*Directions for this task*: Type out the data below in its entirety, exactly as given.

[Saved entries]
----
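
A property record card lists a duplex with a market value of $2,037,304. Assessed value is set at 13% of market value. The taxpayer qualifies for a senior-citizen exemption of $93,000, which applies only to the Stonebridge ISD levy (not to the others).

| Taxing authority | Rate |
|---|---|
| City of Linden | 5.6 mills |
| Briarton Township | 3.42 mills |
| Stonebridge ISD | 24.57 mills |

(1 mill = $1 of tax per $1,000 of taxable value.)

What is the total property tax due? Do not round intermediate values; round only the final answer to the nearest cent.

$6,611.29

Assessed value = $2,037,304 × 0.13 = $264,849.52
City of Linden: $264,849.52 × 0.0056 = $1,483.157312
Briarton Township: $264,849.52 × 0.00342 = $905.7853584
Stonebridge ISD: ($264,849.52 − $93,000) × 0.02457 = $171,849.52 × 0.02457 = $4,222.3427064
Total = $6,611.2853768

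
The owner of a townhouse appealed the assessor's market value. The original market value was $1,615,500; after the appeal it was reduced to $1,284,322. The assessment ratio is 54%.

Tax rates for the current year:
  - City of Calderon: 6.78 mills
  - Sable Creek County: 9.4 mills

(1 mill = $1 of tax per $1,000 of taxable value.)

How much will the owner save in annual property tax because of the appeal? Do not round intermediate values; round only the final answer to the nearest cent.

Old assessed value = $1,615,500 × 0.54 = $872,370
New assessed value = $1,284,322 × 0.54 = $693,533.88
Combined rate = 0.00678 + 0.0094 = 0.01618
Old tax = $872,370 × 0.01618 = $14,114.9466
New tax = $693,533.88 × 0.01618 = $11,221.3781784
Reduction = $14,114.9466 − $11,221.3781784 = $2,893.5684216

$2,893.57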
----
*Response area*:
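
A property record card lists a duplex with a market value of $2,037,304. Assessed value is set at 13% of market value. The taxpayer qualifies for a senior-citizen exemption of $93,000, which applies only to the Stonebridge ISD levy (not to the others).

| Taxing authority | Rate |
|---|---|
| City of Linden | 5.6 mills |
| Briarton Township | 3.42 mills |
| Stonebridge ISD | 24.57 mills |

(1 mill = $1 of tax per $1,000 of taxable value.)

What is the total property tax due? Do not round intermediate values; round only the final answer to the nearest cent.

$6,611.29

Assessed value = $2,037,304 × 0.13 = $264,849.52
City of Linden: $264,849.52 × 0.0056 = $1,483.157312
Briarton Township: $264,849.52 × 0.00342 = $905.7853584
Stonebridge ISD: ($264,849.52 − $93,000) × 0.02457 = $171,849.52 × 0.02457 = $4,222.3427064
Total = $6,611.2853768

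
The owner of a townhouse appealed the assessor's market value. The original market value was $1,615,500; after the appeal it was reduced to $1,284,322. The assessment ratio is 54%.

Tax rates for the current year:
  - City of Calderon: 6.78 mills
  - Sable Creek County: 9.4 mills

(1 mill = $1 of tax per $1,000 of taxable value.)

How much will the owner save in annual property tax because of the appeal? Do not round intermediate values; round only the final answer to the nearest cent.

Old assessed value = $1,615,500 × 0.54 = $872,370
New assessed value = $1,284,322 × 0.54 = $693,533.88
Combined rate = 0.00678 + 0.0094 = 0.01618
Old tax = $872,370 × 0.01618 = $14,114.9466
New tax = $693,533.88 × 0.01618 = $11,221.3781784
Reduction = $14,114.9466 − $11,221.3781784 = $2,893.5684216

$2,893.57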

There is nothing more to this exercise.